### [Extracted information]
# # # # # # #

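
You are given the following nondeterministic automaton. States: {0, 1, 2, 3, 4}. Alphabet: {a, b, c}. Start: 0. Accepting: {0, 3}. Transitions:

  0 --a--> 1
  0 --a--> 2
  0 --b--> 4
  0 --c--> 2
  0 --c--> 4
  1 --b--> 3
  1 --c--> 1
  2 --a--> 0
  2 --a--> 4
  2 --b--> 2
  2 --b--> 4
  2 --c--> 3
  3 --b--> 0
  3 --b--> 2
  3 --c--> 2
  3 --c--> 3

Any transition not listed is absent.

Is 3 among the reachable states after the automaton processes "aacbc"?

Start in {0}.
Read 'a': 0→{1, 2}; now {1, 2}.
Read 'a': 1→∅, 2→{0, 4}; now {0, 4}.
Read 'c': 0→{2, 4}, 4→∅; now {2, 4}.
Read 'b': 2→{2, 4}, 4→∅; now {2, 4}.
Read 'c': 2→{3}, 4→∅; now {3}.
State 3 is in {3}.

Yes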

# # # # # # #

### [What the task requires]
Your task is to retype all of the records exactly.

### [Exercise answer]
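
You are given the following nondeterministic automaton. States: {0, 1, 2, 3, 4}. Alphabet: {a, b, c}. Start: 0. Accepting: {0, 3}. Transitions:

  0 --a--> 1
  0 --a--> 2
  0 --b--> 4
  0 --c--> 2
  0 --c--> 4
  1 --b--> 3
  1 --c--> 1
  2 --a--> 0
  2 --a--> 4
  2 --b--> 2
  2 --b--> 4
  2 --c--> 3
  3 --b--> 0
  3 --b--> 2
  3 --c--> 2
  3 --c--> 3

Any transition not listed is absent.

Is 3 among the reachable states after the automaton processes "aacbc"?

Start in {0}.
Read 'a': 0→{1, 2}; now {1, 2}.
Read 'a': 1→∅, 2→{0, 4}; now {0, 4}.
Read 'c': 0→{2, 4}, 4→∅; now {2, 4}.
Read 'b': 2→{2, 4}, 4→∅; now {2, 4}.
Read 'c': 2→{3}, 4→∅; now {3}.
State 3 is in {3}.

Yes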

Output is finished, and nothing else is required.